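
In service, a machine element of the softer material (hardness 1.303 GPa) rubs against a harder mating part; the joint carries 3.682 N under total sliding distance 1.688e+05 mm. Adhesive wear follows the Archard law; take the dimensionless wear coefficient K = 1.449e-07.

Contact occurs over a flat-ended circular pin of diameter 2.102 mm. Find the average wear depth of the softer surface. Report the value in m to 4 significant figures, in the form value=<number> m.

Intermediate values are displayed rounded. All arithmetic maintains exact precision. Rounded just once: four significant digits.
Convert: Sliding distance L = 1.688e+05 mm = 168.8 m.
Convert: Hardness H = 1.303 GPa = 1.303e+09 Pa.
Convert: Pin diameter d = 2.102 mm = 0.002102 m. Contact area A = π·d²/4 = π·(0.002102 m)²/4 = 3.470e-06 m².
Restated in SI base units: W = 3.682 N, H = 1.303e+09 Pa, K = 1.449e-07.
Apply Archard: V = K·W·L/H = 1.449e-07 · 3.682 · 168.8 / 1.303e+09 = 6.912e-14 m³.
Depth of wear h = V/A = 6.912e-14 / 3.470e-06 = 1.992e-08 m.

value=1.992e-08 m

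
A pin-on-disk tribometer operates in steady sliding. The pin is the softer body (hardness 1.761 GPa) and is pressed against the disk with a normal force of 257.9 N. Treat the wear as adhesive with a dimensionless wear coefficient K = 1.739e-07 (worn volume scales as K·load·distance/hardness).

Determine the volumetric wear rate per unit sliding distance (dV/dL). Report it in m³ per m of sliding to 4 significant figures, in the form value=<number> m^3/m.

value=2.547e-14 m^3/m

The algebra runs at full precision. Intermediates appear rounded — rounded just once, at 4 significant digits.
Convert: Hardness H = 1.761 GPa = 1.761e+09 Pa.
Working in SI base units: W = 257.9 N, H = 1.761e+09 Pa, K = 1.739e-07.
Volumetric rate dV/dL = K·W/H, so: 1.739e-07 · 257.9 / 1.761e+09 = 2.547e-14 m³/m.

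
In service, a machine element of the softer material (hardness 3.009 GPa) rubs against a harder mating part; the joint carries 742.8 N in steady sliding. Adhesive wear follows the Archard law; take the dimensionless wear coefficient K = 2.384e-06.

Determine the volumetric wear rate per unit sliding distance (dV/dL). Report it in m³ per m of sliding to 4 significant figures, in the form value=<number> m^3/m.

value=5.885e-13 m^3/m

All working math carries full precision. Intermediate values appear rounded — a single final rounding to four significant digits.
Hardness H = 3.009 GPa = 3.009e+09 Pa.
As SI base values: W = 742.8 N, H = 3.009e+09 Pa, K = 2.384e-06.
Sliding wear rate dV/dL = K·W/H (no L dependence): 2.384e-06 · 742.8 / 3.009e+09 = 5.885e-13 m³/m.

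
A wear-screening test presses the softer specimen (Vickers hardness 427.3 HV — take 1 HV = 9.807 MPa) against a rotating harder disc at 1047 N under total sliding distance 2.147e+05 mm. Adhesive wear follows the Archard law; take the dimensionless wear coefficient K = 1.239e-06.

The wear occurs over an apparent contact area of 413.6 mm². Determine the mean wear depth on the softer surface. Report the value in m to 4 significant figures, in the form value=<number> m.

All arithmetic runs at exact precision, and the intermediates are printed rounded; rounded once at the end to 4 significant digits.
Convert: Sliding distance L = 2.147e+05 mm = 214.7 m.
Convert: Hardness H = 427.3 HV × 9.807 MPa/HV = 4191 MPa = 4.191e+09 Pa.
Convert: Contact area A = 413.6 mm² = 4.136e-04 m².
In SI base units, W = 1047 N, H = 4.191e+09 Pa, K = 1.239e-06.
Worn volume V = K·W·L/H = 1.239e-06 · 1047 · 214.7 / 4.191e+09 = 6.646e-11 m³.
Depth of wear h = V/A = 6.646e-11 / 4.136e-04 = 1.607e-07 m.

value=1.607e-07 m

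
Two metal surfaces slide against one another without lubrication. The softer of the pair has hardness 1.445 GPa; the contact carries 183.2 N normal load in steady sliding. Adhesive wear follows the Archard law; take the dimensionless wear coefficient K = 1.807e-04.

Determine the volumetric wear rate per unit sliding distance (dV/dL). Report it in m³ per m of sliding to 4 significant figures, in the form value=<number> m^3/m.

The algebra holds full float precision; intermediate values are shown rounded. Rounded just once, at four significant figures.
Hardness H = 1.445 GPa = 1.445e+09 Pa.
SI base units throughout: W = 183.2 N, H = 1.445e+09 Pa, K = 1.807e-04.
Volumetric rate dV/dL = K·W/H (no L dependence): 1.807e-04 · 183.2 / 1.445e+09 = 2.291e-11 m³/m.

value=2.291e-11 m^3/m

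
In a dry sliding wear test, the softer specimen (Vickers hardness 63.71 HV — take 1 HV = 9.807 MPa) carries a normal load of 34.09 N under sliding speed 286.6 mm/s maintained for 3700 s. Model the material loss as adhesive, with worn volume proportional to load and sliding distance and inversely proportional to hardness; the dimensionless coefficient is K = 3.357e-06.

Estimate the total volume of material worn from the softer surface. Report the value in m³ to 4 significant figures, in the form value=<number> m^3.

Every step keeps full float precision — the intermediates are displayed rounded, and a lone final rounding, at 4 significant digits.
Sliding speed v = 286.6 mm/s = 0.2866 m/s. The distance L = v·t = 0.2866 m/s × 3700 s = 1060 m.
Hardness H = 63.71 HV × 9.807 MPa/HV = 624.8 MPa = 6.248e+08 Pa.
In SI base units, W = 34.09 N, H = 6.248e+08 Pa, K = 3.357e-06.
Archard relation: V = K·W·L/H = 3.357e-06 · 34.09 · 1060 / 6.248e+08 = 1.942e-10 m³.

value=1.942e-10 m^3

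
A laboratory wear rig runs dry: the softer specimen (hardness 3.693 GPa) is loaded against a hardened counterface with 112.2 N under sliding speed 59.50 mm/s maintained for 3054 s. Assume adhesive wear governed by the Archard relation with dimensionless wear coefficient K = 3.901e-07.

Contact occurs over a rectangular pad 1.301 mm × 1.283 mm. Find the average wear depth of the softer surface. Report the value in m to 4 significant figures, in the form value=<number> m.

All working math runs at full float precision. Displayed values are rounded, and rounded just once: four significant figures.
Sliding speed v = 59.50 mm/s = 0.05950 m/s. Path length L = v·t = 0.05950 m/s × 3054 s = 181.7 m.
Hardness H = 3.693 GPa = 3.693e+09 Pa.
Pad sides 1.301 mm × 1.283 mm = 0.001301 m × 0.001283 m. Contact area A = 0.001301 m × 0.001283 m = 1.669e-06 m².
SI base units throughout: W = 112.2 N, H = 3.693e+09 Pa, K = 3.901e-07.
Wear volume V = K·W·L/H = 3.901e-07 · 112.2 · 181.7 / 3.693e+09 = 2.154e-12 m³.
Depth h = V/A = 2.154e-12 / 1.669e-06 = 1.290e-06 m.

value=1.290e-06 m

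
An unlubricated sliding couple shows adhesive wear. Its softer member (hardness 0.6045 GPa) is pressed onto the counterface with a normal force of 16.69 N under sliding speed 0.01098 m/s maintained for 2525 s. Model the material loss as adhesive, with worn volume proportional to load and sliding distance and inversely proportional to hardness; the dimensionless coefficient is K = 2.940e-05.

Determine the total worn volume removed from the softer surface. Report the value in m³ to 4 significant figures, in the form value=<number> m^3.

The algebra carries exact precision — intermediates are printed rounded — a lone final rounding, at 4 significant digits.
Distance covered L = v·t = 0.01098 m/s × 2525 s = 27.72 m.
Hardness H = 0.6045 GPa = 6.045e+08 Pa.
As SI base values: W = 16.69 N, H = 6.045e+08 Pa, K = 2.940e-05.
Archard volume V = K·W·L/H = 2.940e-05 · 16.69 · 27.72 / 6.045e+08 = 2.250e-11 m³.

value=2.250e-11 m^3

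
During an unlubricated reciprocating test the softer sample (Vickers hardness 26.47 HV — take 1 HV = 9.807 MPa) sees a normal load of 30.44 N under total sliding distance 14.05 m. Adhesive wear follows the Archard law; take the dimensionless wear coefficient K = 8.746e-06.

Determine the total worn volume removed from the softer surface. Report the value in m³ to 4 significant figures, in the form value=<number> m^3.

value=1.441e-11 m^3

Every step keeps full float precision, and intermediate values are displayed rounded, and rounded once at the end: four significant figures.
Convert: Hardness H = 26.47 HV × 9.807 MPa/HV = 259.6 MPa = 2.596e+08 Pa.
As SI base values: W = 30.44 N, H = 2.596e+08 Pa, K = 8.746e-06.
By Archard's law, V = K·W·L/H = 8.746e-06 · 30.44 · 14.05 / 2.596e+08 = 1.441e-11 m³.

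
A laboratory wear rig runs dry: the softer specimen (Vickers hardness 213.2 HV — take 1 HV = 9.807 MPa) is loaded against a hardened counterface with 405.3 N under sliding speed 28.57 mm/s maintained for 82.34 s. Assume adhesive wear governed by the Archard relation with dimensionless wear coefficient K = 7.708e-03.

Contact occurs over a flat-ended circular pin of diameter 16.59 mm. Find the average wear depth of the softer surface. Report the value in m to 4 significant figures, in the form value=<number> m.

All working math maintains full float precision — displayed values are rounded — rounded just once: four significant figures.
Convert: Sliding speed v = 28.57 mm/s = 0.02857 m/s. Distance L = v·t = 0.02857 m/s × 82.34 s = 2.352 m.
Convert: Hardness H = 213.2 HV × 9.807 MPa/HV = 2091 MPa = 2.091e+09 Pa.
Convert: Pin diameter d = 16.59 mm = 0.01659 m. Contact area A = π·d²/4 = π·(0.01659 m)²/4 = 2.162e-04 m².
As SI base values: W = 405.3 N, H = 2.091e+09 Pa, K = 7.708e-03.
By Archard's law, V = K·W·L/H = 7.708e-03 · 405.3 · 2.352 / 2.091e+09 = 3.515e-09 m³.
Average depth h = V/A = 3.515e-09 / 2.162e-04 = 1.626e-05 m.

value=1.626e-05 m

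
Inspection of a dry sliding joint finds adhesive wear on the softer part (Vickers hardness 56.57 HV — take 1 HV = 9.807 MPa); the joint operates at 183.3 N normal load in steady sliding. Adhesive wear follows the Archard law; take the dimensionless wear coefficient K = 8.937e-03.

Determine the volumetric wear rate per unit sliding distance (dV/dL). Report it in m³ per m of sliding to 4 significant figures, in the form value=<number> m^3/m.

All working math holds exact precision. Intermediates appear rounded. Rounded once at the end, at four significant digits.
Hardness H = 56.57 HV × 9.807 MPa/HV = 554.8 MPa = 5.548e+08 Pa.
Restated in SI base units: W = 183.3 N, H = 5.548e+08 Pa, K = 8.937e-03.
Rate of wear dV/dL = K·W/H, per unit distance: 8.937e-03 · 183.3 / 5.548e+08 = 2.953e-09 m³/m.

value=2.953e-09 m^3/m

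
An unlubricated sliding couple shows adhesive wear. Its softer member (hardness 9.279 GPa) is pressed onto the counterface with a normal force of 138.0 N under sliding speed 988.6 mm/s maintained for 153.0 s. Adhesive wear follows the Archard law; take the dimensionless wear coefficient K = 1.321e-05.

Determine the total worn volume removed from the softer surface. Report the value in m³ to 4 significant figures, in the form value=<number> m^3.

Intermediate values are shown rounded; all working math keeps full precision; a single final rounding to four significant figures.
Sliding speed v = 988.6 mm/s = 0.9886 m/s. Sliding distance L = v·t = 0.9886 m/s × 153.0 s = 151.3 m.
Hardness H = 9.279 GPa = 9.279e+09 Pa.
SI base units throughout: W = 138.0 N, H = 9.279e+09 Pa, K = 1.321e-05.
Archard volume V = K·W·L/H = 1.321e-05 · 138.0 · 151.3 / 9.279e+09 = 2.972e-11 m³.

value=2.972e-11 m^3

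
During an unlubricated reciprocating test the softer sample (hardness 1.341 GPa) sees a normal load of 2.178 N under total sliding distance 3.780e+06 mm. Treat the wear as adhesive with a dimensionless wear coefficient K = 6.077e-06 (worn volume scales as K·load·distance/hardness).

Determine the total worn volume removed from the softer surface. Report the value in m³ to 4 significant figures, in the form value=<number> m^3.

value=3.731e-11 m^3

The computation carries full precision — the intermediates appear rounded, and a lone final rounding, at four significant digits.
Convert: The distance L = 3.780e+06 mm = 3780 m.
Convert: Hardness H = 1.341 GPa = 1.341e+09 Pa.
Restated in SI base units: W = 2.178 N, H = 1.341e+09 Pa, K = 6.077e-06.
Archard volume V = K·W·L/H = 6.077e-06 · 2.178 · 3780 / 1.341e+09 = 3.731e-11 m³.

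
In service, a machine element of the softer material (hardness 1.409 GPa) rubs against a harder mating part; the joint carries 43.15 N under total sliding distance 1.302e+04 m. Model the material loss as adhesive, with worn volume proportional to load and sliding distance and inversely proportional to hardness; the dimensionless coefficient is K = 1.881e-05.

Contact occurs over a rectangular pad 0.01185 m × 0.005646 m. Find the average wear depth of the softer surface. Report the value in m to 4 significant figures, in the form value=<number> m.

All working math carries full precision, and intermediate values are printed rounded, and rounded just once: four significant digits.
Hardness H = 1.409 GPa = 1.409e+09 Pa.
Contact area A = 0.01185 m × 0.005646 m = 6.691e-05 m².
In SI base units, W = 43.15 N, H = 1.409e+09 Pa, K = 1.881e-05.
Apply Archard: V = K·W·L/H = 1.881e-05 · 43.15 · 1.302e+04 / 1.409e+09 = 7.500e-09 m³.
Depth of wear h = V/A = 7.500e-09 / 6.691e-05 = 1.121e-04 m.

value=1.121e-04 m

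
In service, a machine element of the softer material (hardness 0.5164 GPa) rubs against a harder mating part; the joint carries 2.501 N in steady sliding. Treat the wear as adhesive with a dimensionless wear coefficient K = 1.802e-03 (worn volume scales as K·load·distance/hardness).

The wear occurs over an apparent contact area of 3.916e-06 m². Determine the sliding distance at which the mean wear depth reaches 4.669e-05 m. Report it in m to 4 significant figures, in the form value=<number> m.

Intermediate values are displayed rounded; all arithmetic runs at full float precision; one last rounding: four significant digits.
Hardness H = 0.5164 GPa = 5.164e+08 Pa.
As SI base values: W = 2.501 N, H = 5.164e+08 Pa, K = 1.802e-03.
Permissible volume V_lim = h_lim·A = 4.669e-05 · 3.916e-06 = 1.828e-10 m³.
Life L = V_lim·H/(K·W) = 1.828e-10 · 5.164e+08 / (1.802e-03 · 2.501) = 20.95 m.

value=20.95 m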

◆ Goal of the exercise
For this exercise, repeat exactly the lines of the data above from the one with "Inspection of a" down to the one with "coefficient K = 1.321e-05.", both end lines included.

◆ Response to the exercise
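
Inspection of a dry sliding joint finds adhesive wear on the softer part (Vickers hardness 56.57 HV — take 1 HV = 9.807 MPa); the joint operates at 183.3 N normal load in steady sliding. Adhesive wear follows the Archard law; take the dimensionless wear coefficient K = 8.937e-03.

Determine the volumetric wear rate per unit sliding distance (dV/dL). Report it in m³ per m of sliding to 4 significant figures, in the form value=<number> m^3/m.

All working math holds exact precision. Intermediates appear rounded. Rounded once at the end, at four significant digits.
Hardness H = 56.57 HV × 9.807 MPa/HV = 554.8 MPa = 5.548e+08 Pa.
Restated in SI base units: W = 183.3 N, H = 5.548e+08 Pa, K = 8.937e-03.
Rate of wear dV/dL = K·W/H, per unit distance: 8.937e-03 · 183.3 / 5.548e+08 = 2.953e-09 m³/m.

value=2.953e-09 m^3/m

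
An unlubricated sliding couple shows adhesive wear. Its softer member (hardness 9.279 GPa) is pressed onto the counterface with a normal force of 138.0 N under sliding speed 988.6 mm/s maintained for 153.0 s. Adhesive wear follows the Archard law; take the dimensionless wear coefficient K = 1.321e-05.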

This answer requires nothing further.